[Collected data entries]
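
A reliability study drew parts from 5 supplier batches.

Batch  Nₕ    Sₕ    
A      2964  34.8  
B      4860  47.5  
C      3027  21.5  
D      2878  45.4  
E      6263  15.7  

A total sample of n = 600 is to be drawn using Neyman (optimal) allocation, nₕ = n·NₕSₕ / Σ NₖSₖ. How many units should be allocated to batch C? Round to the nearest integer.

62

A: NₕSₕ = 2964·34.8 = 103147.2
B: NₕSₕ = 4860·47.5 = 230850
C: NₕSₕ = 3027·21.5 = 65080.5
D: NₕSₕ = 2878·45.4 = 130661.2
E: NₕSₕ = 6263·15.7 = 98329.1
Σ NₕSₕ = 628068.
n_C = 600·65080.5/628068 = 62.172... → 62.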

» **DESCRIPTION OF THE TASK**
All of the data above must be set down again exactly.

» **RESULT**
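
A reliability study drew parts from 5 supplier batches.

Batch  Nₕ    Sₕ    
A      2964  34.8  
B      4860  47.5  
C      3027  21.5  
D      2878  45.4  
E      6263  15.7  

A total sample of n = 600 is to be drawn using Neyman (optimal) allocation, nₕ = n·NₕSₕ / Σ NₖSₖ. How many units should be allocated to batch C? Round to the nearest integer.

62

A: NₕSₕ = 2964·34.8 = 103147.2
B: NₕSₕ = 4860·47.5 = 230850
C: NₕSₕ = 3027·21.5 = 65080.5
D: NₕSₕ = 2878·45.4 = 130661.2
E: NₕSₕ = 6263·15.7 = 98329.1
Σ NₕSₕ = 628068.
n_C = 600·65080.5/628068 = 62.172... → 62.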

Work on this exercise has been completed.